A word-for-word repeat of all the data is the goal.

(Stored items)
++++

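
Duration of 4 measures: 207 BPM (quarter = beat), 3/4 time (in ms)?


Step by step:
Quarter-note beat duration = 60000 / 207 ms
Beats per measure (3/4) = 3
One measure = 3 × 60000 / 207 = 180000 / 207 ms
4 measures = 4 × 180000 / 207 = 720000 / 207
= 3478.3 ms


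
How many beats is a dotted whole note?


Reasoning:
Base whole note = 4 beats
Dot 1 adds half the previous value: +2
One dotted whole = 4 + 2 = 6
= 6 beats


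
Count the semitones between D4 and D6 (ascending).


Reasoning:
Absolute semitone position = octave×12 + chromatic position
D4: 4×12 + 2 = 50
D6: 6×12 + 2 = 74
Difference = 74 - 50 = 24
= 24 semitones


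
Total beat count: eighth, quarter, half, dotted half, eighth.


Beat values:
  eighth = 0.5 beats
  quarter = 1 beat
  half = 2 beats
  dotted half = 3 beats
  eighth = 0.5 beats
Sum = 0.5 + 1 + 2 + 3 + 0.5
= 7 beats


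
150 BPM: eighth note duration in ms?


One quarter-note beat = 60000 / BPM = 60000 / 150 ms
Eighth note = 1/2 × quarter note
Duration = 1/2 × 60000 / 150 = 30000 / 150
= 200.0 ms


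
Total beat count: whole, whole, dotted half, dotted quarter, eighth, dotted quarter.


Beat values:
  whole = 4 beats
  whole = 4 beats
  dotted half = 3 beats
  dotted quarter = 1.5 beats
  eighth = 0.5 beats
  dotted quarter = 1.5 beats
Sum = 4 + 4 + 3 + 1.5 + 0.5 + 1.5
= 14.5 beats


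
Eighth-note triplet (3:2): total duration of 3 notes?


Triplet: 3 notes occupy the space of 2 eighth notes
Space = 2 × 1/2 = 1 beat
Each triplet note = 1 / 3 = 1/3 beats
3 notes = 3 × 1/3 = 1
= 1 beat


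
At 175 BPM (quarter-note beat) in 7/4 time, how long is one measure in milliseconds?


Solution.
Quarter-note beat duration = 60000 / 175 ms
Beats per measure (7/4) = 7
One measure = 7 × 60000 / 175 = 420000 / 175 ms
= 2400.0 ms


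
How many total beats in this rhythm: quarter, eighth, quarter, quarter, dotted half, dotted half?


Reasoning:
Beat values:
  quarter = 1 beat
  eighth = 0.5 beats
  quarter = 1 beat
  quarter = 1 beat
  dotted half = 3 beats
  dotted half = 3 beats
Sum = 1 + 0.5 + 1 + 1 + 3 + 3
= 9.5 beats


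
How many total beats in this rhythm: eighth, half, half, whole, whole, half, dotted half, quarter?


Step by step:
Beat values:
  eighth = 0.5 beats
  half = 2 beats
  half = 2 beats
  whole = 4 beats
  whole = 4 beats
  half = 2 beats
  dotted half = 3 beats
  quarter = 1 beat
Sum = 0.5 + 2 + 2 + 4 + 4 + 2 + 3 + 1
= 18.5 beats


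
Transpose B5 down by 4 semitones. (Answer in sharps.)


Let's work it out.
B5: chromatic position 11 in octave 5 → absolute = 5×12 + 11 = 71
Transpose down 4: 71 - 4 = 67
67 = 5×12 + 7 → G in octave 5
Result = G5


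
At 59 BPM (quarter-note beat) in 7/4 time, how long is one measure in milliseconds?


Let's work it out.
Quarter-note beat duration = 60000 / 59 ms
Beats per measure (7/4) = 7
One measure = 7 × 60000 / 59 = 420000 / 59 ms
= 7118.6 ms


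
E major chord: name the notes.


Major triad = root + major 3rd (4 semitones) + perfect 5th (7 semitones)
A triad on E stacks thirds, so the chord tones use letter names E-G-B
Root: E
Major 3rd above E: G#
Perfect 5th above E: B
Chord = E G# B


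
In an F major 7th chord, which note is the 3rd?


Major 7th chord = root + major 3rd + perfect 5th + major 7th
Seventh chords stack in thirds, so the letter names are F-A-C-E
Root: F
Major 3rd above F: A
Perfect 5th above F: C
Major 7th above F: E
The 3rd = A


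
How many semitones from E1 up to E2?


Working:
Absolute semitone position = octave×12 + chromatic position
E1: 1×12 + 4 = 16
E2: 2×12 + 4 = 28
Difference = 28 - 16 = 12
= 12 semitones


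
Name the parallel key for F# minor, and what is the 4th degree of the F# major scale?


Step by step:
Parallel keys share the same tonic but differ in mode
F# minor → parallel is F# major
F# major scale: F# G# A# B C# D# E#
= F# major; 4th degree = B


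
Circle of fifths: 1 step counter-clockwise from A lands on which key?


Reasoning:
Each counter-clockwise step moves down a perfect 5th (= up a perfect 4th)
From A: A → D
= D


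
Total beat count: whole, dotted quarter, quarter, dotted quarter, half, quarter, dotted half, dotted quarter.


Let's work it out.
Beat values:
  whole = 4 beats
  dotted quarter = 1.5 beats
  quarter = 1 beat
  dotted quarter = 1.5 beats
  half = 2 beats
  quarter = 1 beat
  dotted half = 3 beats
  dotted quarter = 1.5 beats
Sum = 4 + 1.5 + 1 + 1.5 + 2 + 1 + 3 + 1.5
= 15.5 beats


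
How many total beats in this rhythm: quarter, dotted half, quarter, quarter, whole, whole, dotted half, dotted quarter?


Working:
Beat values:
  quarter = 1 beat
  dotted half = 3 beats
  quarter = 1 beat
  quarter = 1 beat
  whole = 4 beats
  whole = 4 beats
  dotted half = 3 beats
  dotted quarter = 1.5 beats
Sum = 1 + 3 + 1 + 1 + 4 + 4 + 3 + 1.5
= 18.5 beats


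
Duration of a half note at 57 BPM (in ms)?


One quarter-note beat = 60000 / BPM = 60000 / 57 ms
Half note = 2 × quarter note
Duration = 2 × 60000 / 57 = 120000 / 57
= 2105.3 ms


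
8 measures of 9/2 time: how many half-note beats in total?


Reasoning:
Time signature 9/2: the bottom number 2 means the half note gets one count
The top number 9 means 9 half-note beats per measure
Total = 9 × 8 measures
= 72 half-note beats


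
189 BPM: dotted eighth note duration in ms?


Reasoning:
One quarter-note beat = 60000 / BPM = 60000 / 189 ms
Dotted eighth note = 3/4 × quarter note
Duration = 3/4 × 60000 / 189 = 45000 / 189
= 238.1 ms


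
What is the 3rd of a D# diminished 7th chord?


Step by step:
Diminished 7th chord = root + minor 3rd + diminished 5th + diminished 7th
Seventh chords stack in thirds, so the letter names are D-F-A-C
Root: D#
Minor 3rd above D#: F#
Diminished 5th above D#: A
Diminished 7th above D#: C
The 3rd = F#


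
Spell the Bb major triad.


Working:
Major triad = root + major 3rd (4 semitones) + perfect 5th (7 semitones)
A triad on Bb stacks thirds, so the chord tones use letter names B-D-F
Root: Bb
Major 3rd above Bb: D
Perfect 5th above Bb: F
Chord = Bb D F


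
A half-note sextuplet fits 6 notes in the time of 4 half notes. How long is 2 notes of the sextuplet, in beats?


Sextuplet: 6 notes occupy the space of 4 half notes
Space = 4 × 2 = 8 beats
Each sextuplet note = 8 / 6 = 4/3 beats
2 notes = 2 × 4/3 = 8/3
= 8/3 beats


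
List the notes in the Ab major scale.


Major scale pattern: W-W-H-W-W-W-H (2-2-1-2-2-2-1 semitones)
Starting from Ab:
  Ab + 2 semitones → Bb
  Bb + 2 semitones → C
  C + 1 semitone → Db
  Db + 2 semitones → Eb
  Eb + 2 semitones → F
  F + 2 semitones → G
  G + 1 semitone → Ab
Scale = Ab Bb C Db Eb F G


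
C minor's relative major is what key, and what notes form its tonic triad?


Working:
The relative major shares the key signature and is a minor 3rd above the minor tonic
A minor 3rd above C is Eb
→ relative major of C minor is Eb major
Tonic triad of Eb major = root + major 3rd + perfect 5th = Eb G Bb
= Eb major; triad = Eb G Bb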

++++

● Final answer
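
Duration of 4 measures: 207 BPM (quarter = beat), 3/4 time (in ms)?


Step by step:
Quarter-note beat duration = 60000 / 207 ms
Beats per measure (3/4) = 3
One measure = 3 × 60000 / 207 = 180000 / 207 ms
4 measures = 4 × 180000 / 207 = 720000 / 207
= 3478.3 ms


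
How many beats is a dotted whole note?


Reasoning:
Base whole note = 4 beats
Dot 1 adds half the previous value: +2
One dotted whole = 4 + 2 = 6
= 6 beats


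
Count the semitones between D4 and D6 (ascending).


Reasoning:
Absolute semitone position = octave×12 + chromatic position
D4: 4×12 + 2 = 50
D6: 6×12 + 2 = 74
Difference = 74 - 50 = 24
= 24 semitones


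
Total beat count: eighth, quarter, half, dotted half, eighth.


Beat values:
  eighth = 0.5 beats
  quarter = 1 beat
  half = 2 beats
  dotted half = 3 beats
  eighth = 0.5 beats
Sum = 0.5 + 1 + 2 + 3 + 0.5
= 7 beats


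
150 BPM: eighth note duration in ms?


One quarter-note beat = 60000 / BPM = 60000 / 150 ms
Eighth note = 1/2 × quarter note
Duration = 1/2 × 60000 / 150 = 30000 / 150
= 200.0 ms


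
Total beat count: whole, whole, dotted half, dotted quarter, eighth, dotted quarter.


Beat values:
  whole = 4 beats
  whole = 4 beats
  dotted half = 3 beats
  dotted quarter = 1.5 beats
  eighth = 0.5 beats
  dotted quarter = 1.5 beats
Sum = 4 + 4 + 3 + 1.5 + 0.5 + 1.5
= 14.5 beats


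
Eighth-note triplet (3:2): total duration of 3 notes?


Triplet: 3 notes occupy the space of 2 eighth notes
Space = 2 × 1/2 = 1 beat
Each triplet note = 1 / 3 = 1/3 beats
3 notes = 3 × 1/3 = 1
= 1 beat


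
At 175 BPM (quarter-note beat) in 7/4 time, how long is one measure in milliseconds?


Solution.
Quarter-note beat duration = 60000 / 175 ms
Beats per measure (7/4) = 7
One measure = 7 × 60000 / 175 = 420000 / 175 ms
= 2400.0 ms


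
How many total beats in this rhythm: quarter, eighth, quarter, quarter, dotted half, dotted half?


Reasoning:
Beat values:
  quarter = 1 beat
  eighth = 0.5 beats
  quarter = 1 beat
  quarter = 1 beat
  dotted half = 3 beats
  dotted half = 3 beats
Sum = 1 + 0.5 + 1 + 1 + 3 + 3
= 9.5 beats


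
How many total beats in this rhythm: eighth, half, half, whole, whole, half, dotted half, quarter?


Step by step:
Beat values:
  eighth = 0.5 beats
  half = 2 beats
  half = 2 beats
  whole = 4 beats
  whole = 4 beats
  half = 2 beats
  dotted half = 3 beats
  quarter = 1 beat
Sum = 0.5 + 2 + 2 + 4 + 4 + 2 + 3 + 1
= 18.5 beats


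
Transpose B5 down by 4 semitones. (Answer in sharps.)


Let's work it out.
B5: chromatic position 11 in octave 5 → absolute = 5×12 + 11 = 71
Transpose down 4: 71 - 4 = 67
67 = 5×12 + 7 → G in octave 5
Result = G5


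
At 59 BPM (quarter-note beat) in 7/4 time, how long is one measure in milliseconds?


Let's work it out.
Quarter-note beat duration = 60000 / 59 ms
Beats per measure (7/4) = 7
One measure = 7 × 60000 / 59 = 420000 / 59 ms
= 7118.6 ms


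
E major chord: name the notes.


Major triad = root + major 3rd (4 semitones) + perfect 5th (7 semitones)
A triad on E stacks thirds, so the chord tones use letter names E-G-B
Root: E
Major 3rd above E: G#
Perfect 5th above E: B
Chord = E G# B


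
In an F major 7th chord, which note is the 3rd?


Major 7th chord = root + major 3rd + perfect 5th + major 7th
Seventh chords stack in thirds, so the letter names are F-A-C-E
Root: F
Major 3rd above F: A
Perfect 5th above F: C
Major 7th above F: E
The 3rd = A


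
How many semitones from E1 up to E2?


Working:
Absolute semitone position = octave×12 + chromatic position
E1: 1×12 + 4 = 16
E2: 2×12 + 4 = 28
Difference = 28 - 16 = 12
= 12 semitones


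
Name the parallel key for F# minor, and what is the 4th degree of the F# major scale?


Step by step:
Parallel keys share the same tonic but differ in mode
F# minor → parallel is F# major
F# major scale: F# G# A# B C# D# E#
= F# major; 4th degree = B


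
Circle of fifths: 1 step counter-clockwise from A lands on which key?


Reasoning:
Each counter-clockwise step moves down a perfect 5th (= up a perfect 4th)
From A: A → D
= D


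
Total beat count: whole, dotted quarter, quarter, dotted quarter, half, quarter, dotted half, dotted quarter.


Let's work it out.
Beat values:
  whole = 4 beats
  dotted quarter = 1.5 beats
  quarter = 1 beat
  dotted quarter = 1.5 beats
  half = 2 beats
  quarter = 1 beat
  dotted half = 3 beats
  dotted quarter = 1.5 beats
Sum = 4 + 1.5 + 1 + 1.5 + 2 + 1 + 3 + 1.5
= 15.5 beats


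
How many total beats in this rhythm: quarter, dotted half, quarter, quarter, whole, whole, dotted half, dotted quarter?


Working:
Beat values:
  quarter = 1 beat
  dotted half = 3 beats
  quarter = 1 beat
  quarter = 1 beat
  whole = 4 beats
  whole = 4 beats
  dotted half = 3 beats
  dotted quarter = 1.5 beats
Sum = 1 + 3 + 1 + 1 + 4 + 4 + 3 + 1.5
= 18.5 beats


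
Duration of a half note at 57 BPM (in ms)?


One quarter-note beat = 60000 / BPM = 60000 / 57 ms
Half note = 2 × quarter note
Duration = 2 × 60000 / 57 = 120000 / 57
= 2105.3 ms


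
8 measures of 9/2 time: how many half-note beats in total?


Reasoning:
Time signature 9/2: the bottom number 2 means the half note gets one count
The top number 9 means 9 half-note beats per measure
Total = 9 × 8 measures
= 72 half-note beats


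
189 BPM: dotted eighth note duration in ms?


Reasoning:
One quarter-note beat = 60000 / BPM = 60000 / 189 ms
Dotted eighth note = 3/4 × quarter note
Duration = 3/4 × 60000 / 189 = 45000 / 189
= 238.1 ms


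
What is the 3rd of a D# diminished 7th chord?


Step by step:
Diminished 7th chord = root + minor 3rd + diminished 5th + diminished 7th
Seventh chords stack in thirds, so the letter names are D-F-A-C
Root: D#
Minor 3rd above D#: F#
Diminished 5th above D#: A
Diminished 7th above D#: C
The 3rd = F#


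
Spell the Bb major triad.


Working:
Major triad = root + major 3rd (4 semitones) + perfect 5th (7 semitones)
A triad on Bb stacks thirds, so the chord tones use letter names B-D-F
Root: Bb
Major 3rd above Bb: D
Perfect 5th above Bb: F
Chord = Bb D F


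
A half-note sextuplet fits 6 notes in the time of 4 half notes. How long is 2 notes of the sextuplet, in beats?


Sextuplet: 6 notes occupy the space of 4 half notes
Space = 4 × 2 = 8 beats
Each sextuplet note = 8 / 6 = 4/3 beats
2 notes = 2 × 4/3 = 8/3
= 8/3 beats


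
List the notes in the Ab major scale.


Major scale pattern: W-W-H-W-W-W-H (2-2-1-2-2-2-1 semitones)
Starting from Ab:
  Ab + 2 semitones → Bb
  Bb + 2 semitones → C
  C + 1 semitone → Db
  Db + 2 semitones → Eb
  Eb + 2 semitones → F
  F + 2 semitones → G
  G + 1 semitone → Ab
Scale = Ab Bb C Db Eb F G


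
C minor's relative major is what key, and what notes form its tonic triad?


Working:
The relative major shares the key signature and is a minor 3rd above the minor tonic
A minor 3rd above C is Eb
→ relative major of C minor is Eb major
Tonic triad of Eb major = root + major 3rd + perfect 5th = Eb G Bb
= Eb major; triad = Eb G Bb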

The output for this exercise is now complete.